▶ _EXERCISE_: Copy each line of the listing below where the word "blocks" turns up.

▶ _INPUT FOR THIS TASK_:
□ □ □ □
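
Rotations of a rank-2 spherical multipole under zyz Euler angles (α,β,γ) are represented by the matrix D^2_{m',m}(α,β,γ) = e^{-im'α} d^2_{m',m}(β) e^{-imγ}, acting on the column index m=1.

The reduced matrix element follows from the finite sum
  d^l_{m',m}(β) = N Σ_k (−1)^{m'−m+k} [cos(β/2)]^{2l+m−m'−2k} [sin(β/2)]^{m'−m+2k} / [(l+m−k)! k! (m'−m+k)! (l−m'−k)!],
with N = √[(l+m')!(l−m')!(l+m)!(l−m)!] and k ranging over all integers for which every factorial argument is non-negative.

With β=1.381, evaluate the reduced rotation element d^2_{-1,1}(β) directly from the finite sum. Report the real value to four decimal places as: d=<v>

d=0.5587

d^2_{-1,1}(β=1.3810) via the finite sum:
c=cos(1.381000/2)=0.770928, s=sin(1.381000/2)=0.636923; N=√[1·6·6·1]=6.000000
k∈{2,3} keeps every argument non-negative
  k=2: (−1)^0·6.0000/(2)·0.7709^2·0.6369^2 = +0.723306
  k=3: (−1)^1·6.0000/(6)·0.7709^0·0.6369^4 = -0.164569
d^2_{-1,1}(1.3810) = +0.723306 -0.164569 = +0.558737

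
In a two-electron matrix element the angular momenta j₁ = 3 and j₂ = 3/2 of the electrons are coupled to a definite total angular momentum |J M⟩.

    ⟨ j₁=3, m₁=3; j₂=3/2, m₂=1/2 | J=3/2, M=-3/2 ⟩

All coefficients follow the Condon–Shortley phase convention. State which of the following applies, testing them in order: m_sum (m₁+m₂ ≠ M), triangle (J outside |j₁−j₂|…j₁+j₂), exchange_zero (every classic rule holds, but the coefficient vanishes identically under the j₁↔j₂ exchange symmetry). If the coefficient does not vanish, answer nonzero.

m_sum

m-sum: m₁+m₂ = 3+1/2 = 7/2, M = -3/2  ✗ ⇒ coefficient is 0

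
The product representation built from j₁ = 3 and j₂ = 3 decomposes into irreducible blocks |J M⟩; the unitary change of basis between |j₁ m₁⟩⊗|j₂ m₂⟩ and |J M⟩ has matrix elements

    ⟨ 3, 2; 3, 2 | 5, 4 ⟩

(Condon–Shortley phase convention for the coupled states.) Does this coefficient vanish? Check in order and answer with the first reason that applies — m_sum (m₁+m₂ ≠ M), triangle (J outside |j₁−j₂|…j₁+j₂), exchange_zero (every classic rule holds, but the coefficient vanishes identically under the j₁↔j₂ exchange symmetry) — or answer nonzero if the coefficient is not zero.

m-sum: m₁+m₂ = 2+2 = 4, M = 4  ✓
triangle: |j₁−j₂| = 0 ≤ J = 5 ≤ j₁+j₂ = 6  ✓
exchange: j₁=j₂ and m₁=m₂, and (−1)^(j₁+j₂−J) = (−1)^1 = −1 forces ⟨j₁m₁;j₂m₂|JM⟩ = −⟨j₂m₂;j₁m₁|JM⟩ = −⟨j₁m₁;j₂m₂|JM⟩ ⇒ the coefficient vanishes identically
Racah sum check: Σ_k collapses to 0 ⇒ CG = 0

exchange_zero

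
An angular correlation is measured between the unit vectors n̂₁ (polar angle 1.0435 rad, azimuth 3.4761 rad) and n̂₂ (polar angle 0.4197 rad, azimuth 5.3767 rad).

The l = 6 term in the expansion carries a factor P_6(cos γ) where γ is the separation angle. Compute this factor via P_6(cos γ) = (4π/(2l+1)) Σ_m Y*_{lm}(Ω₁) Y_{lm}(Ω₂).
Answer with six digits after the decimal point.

0.214865

Expand P_6 via completeness: Σ_{m} conj(Y_{6,m}) at Ω₁ times Y_{6,m} at Ω₂ —
  m=-6: Y*=(-0.085014, 0.182353)  Y=(0.001469, -0.001653)  product (0.000177, 0.000408)
  m=-5: Y*=(0.041219, -0.403737)  Y=(-0.003073, -0.016892)  product (-0.006947, 0.000544)
  m=-4: Y*=(0.081941, 0.345651)  Y=(-0.071153, -0.037437)  product (0.007110, -0.027662)
  m=-3: Y*=(0.024404, 0.038303)  Y=(-0.226663, 0.101803)  product (-0.009431, -0.006197)
  m=-2: Y*=(-0.275121, -0.217525)  Y=(-0.115940, 0.469351)  product (0.133993, -0.103908)
  m=-1: Y*=(0.081306, 0.028259)  Y=(0.277138, 0.353928)  product (0.012531, 0.036608)
  m=+0: Y*=(0.326805, -0.000000)  Y=(-0.160912, 0.000000)  product (-0.052587, 0.000000)
  m=+1: Y*=(-0.081306, 0.028259)  Y=(-0.277138, 0.353928)  product (0.012531, -0.036608)
  m=+2: Y*=(-0.275121, 0.217525)  Y=(-0.115940, -0.469351)  product (0.133993, 0.103908)
  m=+3: Y*=(-0.024404, 0.038303)  Y=(0.226663, 0.101803)  product (-0.009431, 0.006197)
  m=+4: Y*=(0.081941, -0.345651)  Y=(-0.071153, 0.037437)  product (0.007110, 0.027662)
  m=+5: Y*=(-0.041219, -0.403737)  Y=(0.003073, -0.016892)  product (-0.006947, -0.000544)
  m=+6: Y*=(-0.085014, -0.182353)  Y=(0.001469, 0.001653)  product (0.000177, -0.000408)
Accumulated sum (0.222280, -0.000000); after 4π/(2l+1) scaling, (0.214865, -0.000000) ⇒ P_6 = 0.214865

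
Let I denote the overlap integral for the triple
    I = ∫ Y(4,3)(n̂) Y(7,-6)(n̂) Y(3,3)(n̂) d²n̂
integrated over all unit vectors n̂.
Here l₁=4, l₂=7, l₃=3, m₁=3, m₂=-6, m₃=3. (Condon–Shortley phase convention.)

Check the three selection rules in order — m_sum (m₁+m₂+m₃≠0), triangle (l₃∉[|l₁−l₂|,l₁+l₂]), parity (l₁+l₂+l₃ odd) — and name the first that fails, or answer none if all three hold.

none

Σmᵢ = 0  ✓
l₃∈[|l₁−l₂|,l₁+l₂]=[3,11], have l₃=3  ✓
Σlᵢ = 14 ⇒ even  ✓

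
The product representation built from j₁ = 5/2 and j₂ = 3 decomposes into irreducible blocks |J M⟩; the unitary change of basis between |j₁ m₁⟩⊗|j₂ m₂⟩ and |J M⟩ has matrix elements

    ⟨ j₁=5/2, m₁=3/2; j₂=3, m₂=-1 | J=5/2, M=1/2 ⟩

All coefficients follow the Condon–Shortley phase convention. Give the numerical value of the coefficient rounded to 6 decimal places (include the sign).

triangle: 3!·2!·3!/9! = 72/362880
(j±m)!: 4!·1!·2!·4!·3!·2! = 13824
prefactor² = (2J+1)·Δ·N² = 576/35
  k=0: +1/(0!·3!·1!·2!·1!·1!) = 1/12
  k=1: −1/(1!·2!·0!·1!·2!·2!) = -1/8
Σ = -1/24  ⇒  CG² = 576/35·(-1/24)² = 1/35
CG = −√(1/35) = -0.169031

−√(1/35) = -0.169031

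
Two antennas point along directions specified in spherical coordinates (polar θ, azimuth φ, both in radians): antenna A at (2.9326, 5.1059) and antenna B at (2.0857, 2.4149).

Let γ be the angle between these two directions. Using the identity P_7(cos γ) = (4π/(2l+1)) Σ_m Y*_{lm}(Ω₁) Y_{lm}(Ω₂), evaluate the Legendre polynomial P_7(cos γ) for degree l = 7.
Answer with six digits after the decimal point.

-0.192455

Addition theorem: P_7(cos γ) = (4π/15) Σ_m Y*_{lm}(Ω₁) Y_{lm}(Ω₂), m = −7…7:
  term(m=-7) = (0.000002, -0.000000)   from Y*(Ω₁)=(-0.000003, -0.000008), Y(Ω₂)=(-0.069189, 0.176052)
  term(m=-6) = (-0.000053, -0.000025)   from Y*(Ω₁)=(-0.000104, 0.000103), Y(Ω₂)=(0.138159, 0.375879)
  term(m=-5) = (0.000401, 0.000494)   from Y*(Ω₁)=(0.001488, 0.000624), Y(Ω₂)=(0.347688, 0.186289)
  term(m=-4) = (-0.000091, -0.000387)   from Y*(Ω₁)=(0.000041, -0.012558), Y(Ω₂)=(0.030776, -0.007363)
  term(m=-3) = (0.005094, -0.022887)   from Y*(Ω₁)=(-0.064690, 0.026611), Y(Ω₂)=(-0.191827, 0.274883)
  term(m=-2) = (-0.031716, 0.040065)   from Y*(Ω₁)=(0.189248, 0.189863), Y(Ω₂)=(0.022329, 0.189305)
  term(m=-1) = (-0.147419, 0.071319)   from Y*(Ω₁)=(0.237998, -0.573262), Y(Ω₂)=(-0.197185, -0.175294)
  term(m=+0) = (0.117838, 0.000000)   from Y*(Ω₁)=(-0.518927, -0.000000), Y(Ω₂)=(-0.227080, 0.000000)
  term(m=+1) = (-0.147419, -0.071319)   from Y*(Ω₁)=(-0.237998, -0.573262), Y(Ω₂)=(0.197185, -0.175294)
  term(m=+2) = (-0.031716, -0.040065)   from Y*(Ω₁)=(0.189248, -0.189863), Y(Ω₂)=(0.022329, -0.189305)
  term(m=+3) = (0.005094, 0.022887)   from Y*(Ω₁)=(0.064690, 0.026611), Y(Ω₂)=(0.191827, 0.274883)
  term(m=+4) = (-0.000091, 0.000387)   from Y*(Ω₁)=(0.000041, 0.012558), Y(Ω₂)=(0.030776, 0.007363)
  term(m=+5) = (0.000401, -0.000494)   from Y*(Ω₁)=(-0.001488, 0.000624), Y(Ω₂)=(-0.347688, 0.186289)
  term(m=+6) = (-0.000053, 0.000025)   from Y*(Ω₁)=(-0.000104, -0.000103), Y(Ω₂)=(0.138159, -0.375879)
  term(m=+7) = (0.000002, 0.000000)   from Y*(Ω₁)=(0.000003, -0.000008), Y(Ω₂)=(0.069189, 0.176052)
Σ over m = (-0.229726, 0.000000); ×(4π/15) → (-0.192455, 0.000000). Real part: -0.192455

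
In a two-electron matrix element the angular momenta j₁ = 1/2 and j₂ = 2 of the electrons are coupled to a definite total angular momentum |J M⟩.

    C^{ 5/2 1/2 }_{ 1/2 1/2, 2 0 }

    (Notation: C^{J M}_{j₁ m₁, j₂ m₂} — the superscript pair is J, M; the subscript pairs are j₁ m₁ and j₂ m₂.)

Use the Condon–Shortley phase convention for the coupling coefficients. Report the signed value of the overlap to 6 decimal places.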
□ □ □ □
▶ _THE COMPLETED TASK_:
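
The product representation built from j₁ = 3 and j₂ = 3 decomposes into irreducible blocks |J M⟩; the unitary change of basis between |j₁ m₁⟩⊗|j₂ m₂⟩ and |J M⟩ has matrix elements
The product representation built from j₁ = 5/2 and j₂ = 3 decomposes into irreducible blocks |J M⟩; the unitary change of basis between |j₁ m₁⟩⊗|j₂ m₂⟩ and |J M⟩ has matrix elements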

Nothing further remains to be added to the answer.